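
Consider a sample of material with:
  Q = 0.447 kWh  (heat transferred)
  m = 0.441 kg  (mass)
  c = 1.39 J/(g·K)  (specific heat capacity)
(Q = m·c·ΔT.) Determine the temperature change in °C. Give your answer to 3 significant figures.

Rearranging Q = m·c·ΔT for ΔT: ΔT = Q/(m·c).
Q = 0.447 kWh = 1.609×10^6 J; m = 0.441 kg; c = 1.39 J/(g·K) = 1390 J/(kg·K).
ΔT = 2625 K
Since 1 °C = 1 K, 2625 °C.

2630 °C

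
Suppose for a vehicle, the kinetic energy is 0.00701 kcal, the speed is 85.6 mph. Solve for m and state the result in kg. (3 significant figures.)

Rearranging: m = 2·KE/v².
KE = 0.00701 kcal = 29.33 J; v = 85.6 mph = 38.27 m/s.
m = 0.04006 kg

0.0401 kg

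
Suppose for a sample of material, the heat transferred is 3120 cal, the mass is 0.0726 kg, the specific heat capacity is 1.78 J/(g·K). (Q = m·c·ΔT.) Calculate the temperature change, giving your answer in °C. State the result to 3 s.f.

101 °C

Rearranging: ΔT = Q/(m·c).
Q = 3120 cal = 13054 J; m = 0.0726 kg; c = 1.78 J/(g·K) = 1780 J/(kg·K).
ΔT = 101.0 K
Since 1 °C = 1 K, 101.0 °C.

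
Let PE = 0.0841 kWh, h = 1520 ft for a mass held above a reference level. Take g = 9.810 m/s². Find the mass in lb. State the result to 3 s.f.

Solving PE = m·g·h for m: m = PE/(g·h).
PE = 0.0841 kWh = 3.028×10^5 J; h = 1520 ft = 463.3 m; g = 9.810 m/s².
m = 66.61 kg
66.61 kg × (1 lb / 0.4536 kg) = 146.9 lb

147 lb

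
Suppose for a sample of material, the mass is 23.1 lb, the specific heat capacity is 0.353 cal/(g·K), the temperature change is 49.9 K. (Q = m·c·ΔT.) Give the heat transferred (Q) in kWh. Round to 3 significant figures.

Directly: Q = mcΔT.
m = 23.1 lb = 10.48 kg; c = 0.353 cal/(g·K) = 1477 J/(kg·K); ΔT = 49.9 K.
Q = 7.722×10^5 J  (the unit combination reduces to kg·m²/s² = J)
7.722×10^5 J × (1 kWh / 3.600×10^6 J) = 0.2145 kWh

0.215 kWh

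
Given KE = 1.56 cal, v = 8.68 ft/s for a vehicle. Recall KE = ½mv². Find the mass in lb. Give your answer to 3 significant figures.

4.11 lb

Rearranging: m = 2·KE/v².
KE = 1.56 cal = 6.527 J; v = 8.68 ft/s = 2.646 m/s.
m = 1.865 kg
1.865 kg × (1 lb / 0.4536 kg) = 4.112 lb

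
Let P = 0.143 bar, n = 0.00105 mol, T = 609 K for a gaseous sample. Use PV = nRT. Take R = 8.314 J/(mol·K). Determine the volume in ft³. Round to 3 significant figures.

0.0131 ft³

From the ideal-gas law: V = nRT/P.
P = 0.143 bar = 14300 Pa; n = 0.00105 mol; T = 609 K; R = 8.314 J/(mol·K).
V = 3.718×10^-4 m³
3.718×10^-4 m³ × (1 ft³ / 0.02832 m³) = 0.01313 ft³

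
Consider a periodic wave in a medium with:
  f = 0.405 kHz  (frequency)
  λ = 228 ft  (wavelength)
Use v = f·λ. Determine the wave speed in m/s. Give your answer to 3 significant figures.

v is given directly by: v = fλ.
f = 0.405 kHz = 405.0 Hz; λ = 228 ft = 69.49 m.
v = 28145 m/s

28100 m/s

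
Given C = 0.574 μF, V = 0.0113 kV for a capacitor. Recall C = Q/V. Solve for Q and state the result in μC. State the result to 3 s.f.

Solving C = Q/V for Q: Q = CV.
C = 0.574 μF = 5.740×10^-7 F; V = 0.0113 kV = 11.30 V.
Q = 6.486×10^-6 C
6.486×10^-6 C × (1 μC / 1.000×10^-6 C) = 6.486 μC

6.49 μC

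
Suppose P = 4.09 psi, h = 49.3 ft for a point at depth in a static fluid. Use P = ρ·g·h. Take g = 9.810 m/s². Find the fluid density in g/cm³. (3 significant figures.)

0.191 g/cm³

Solving P = ρ·g·h for ρ: ρ = P/(g·h).
P = 4.09 psi = 28200 Pa; h = 49.3 ft = 15.03 m; g = 9.810 m/s².
ρ = 191.3 kg/m³
191.3 kg/m³ × (1 g/cm³ / 1000 kg/m³) = 0.1913 g/cm³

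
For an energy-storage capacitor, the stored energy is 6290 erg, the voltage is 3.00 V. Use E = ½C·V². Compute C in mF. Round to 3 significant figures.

Rearranging E = ½C·V² for C: C = 2E/V².
E = 6290 erg = 6.290×10^-4 J; V = 3.00 V.
C = 1.398×10^-4 F
1.398×10^-4 F × (1 mF / 0.001000 F) = 0.1398 mF

0.140 mF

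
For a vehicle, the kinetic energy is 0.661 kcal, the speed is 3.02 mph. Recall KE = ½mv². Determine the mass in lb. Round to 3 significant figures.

Rearranging KE = ½mv² for m: m = 2·KE/v².
KE = 0.661 kcal = 2766 J; v = 3.02 mph = 1.350 m/s.
m = 3035 kg
3035 kg × (1 lb / 0.4536 kg) = 6690 lb

6690 lb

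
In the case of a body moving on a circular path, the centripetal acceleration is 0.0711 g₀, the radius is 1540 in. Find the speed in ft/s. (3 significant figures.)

Rearranging: v = √(a·r).
a = 0.0711 g₀ = 0.6973 m/s²; r = 1540 in = 39.12 m.
v = 5.222 m/s
5.222 m/s × (1 ft/s / 0.3048 m/s) = 17.13 ft/s

17.1 ft/s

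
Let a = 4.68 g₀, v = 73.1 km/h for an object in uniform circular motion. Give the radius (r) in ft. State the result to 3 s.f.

29.5 ft

Solving a = v²/r for r: r = v²/a.
a = 4.68 g₀ = 45.90 m/s²; v = 73.1 km/h = 20.31 m/s.
r = 8.984 m
8.984 m × (1 ft / 0.3048 m) = 29.47 ft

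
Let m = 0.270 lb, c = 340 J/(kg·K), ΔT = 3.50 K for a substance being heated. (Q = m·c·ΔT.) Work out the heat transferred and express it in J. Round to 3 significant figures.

Directly: Q = mcΔT.
m = 0.270 lb = 0.1225 kg; c = 340 J/(kg·K); ΔT = 3.50 K.
Q = 145.7 J

146 J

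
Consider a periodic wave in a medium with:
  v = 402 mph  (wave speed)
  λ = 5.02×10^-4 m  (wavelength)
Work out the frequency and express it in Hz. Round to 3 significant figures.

3.58×10^5 Hz

Rearranging: f = v/λ.
v = 402 mph = 179.7 m/s; λ = 5.02×10^-4 m.
f = 3.580×10^5 Hz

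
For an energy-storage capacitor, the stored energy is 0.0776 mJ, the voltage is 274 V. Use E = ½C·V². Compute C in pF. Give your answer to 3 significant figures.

Rearranging: C = 2E/V².
E = 0.0776 mJ = 7.760×10^-5 J; V = 274 V.
C = 2.067×10^-9 F
2.067×10^-9 F × (1 pF / 1.000×10^-12 F) = 2067 pF

2070 pF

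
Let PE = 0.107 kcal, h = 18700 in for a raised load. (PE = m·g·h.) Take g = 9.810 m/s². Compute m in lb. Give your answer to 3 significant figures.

0.212 lb

Rearranging PE = m·g·h for m: m = PE/(g·h).
PE = 0.107 kcal = 447.7 J; h = 18700 in = 475.0 m; g = 9.810 m/s².
m = 0.09608 kg
0.09608 kg × (1 lb / 0.4536 kg) = 0.2118 lb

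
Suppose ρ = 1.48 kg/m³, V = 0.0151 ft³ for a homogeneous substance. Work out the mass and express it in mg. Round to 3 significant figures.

633 mg

Rearranging: m = ρV.
ρ = 1.48 kg/m³; V = 0.0151 ft³ = 4.276×10^-4 m³.
m = 6.328×10^-4 kg
6.328×10^-4 kg × (1 mg / 1.000×10^-6 kg) = 632.8 mg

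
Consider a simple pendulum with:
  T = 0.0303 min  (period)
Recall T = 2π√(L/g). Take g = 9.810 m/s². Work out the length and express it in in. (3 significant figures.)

32.3 in

Rearranging: L = g·(T/2π)².
T = 0.0303 min = 1.818 s; g = 9.810 m/s².
L = 0.8213 m
0.8213 m × (1 in / 0.02540 m) = 32.33 in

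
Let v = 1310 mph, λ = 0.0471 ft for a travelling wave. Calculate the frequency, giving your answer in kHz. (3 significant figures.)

Rearranging v = f·λ for f: f = v/λ.
v = 1310 mph = 585.6 m/s; λ = 0.0471 ft = 0.01436 m.
f = 40793 Hz
40793 Hz × (1 kHz / 1000 Hz) = 40.79 kHz

40.8 kHz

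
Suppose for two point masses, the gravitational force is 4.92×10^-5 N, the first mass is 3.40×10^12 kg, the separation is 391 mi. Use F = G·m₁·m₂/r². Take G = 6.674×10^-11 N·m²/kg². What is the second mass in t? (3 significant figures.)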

▬▬▬▬▬▬

__The problem__. Each line of the entries above that contains "with" is to be copied.

__Exercise response__.
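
Consider a sample of material with:
Consider a periodic wave in a medium with:
Consider a periodic wave in a medium with:
Consider a simple pendulum with: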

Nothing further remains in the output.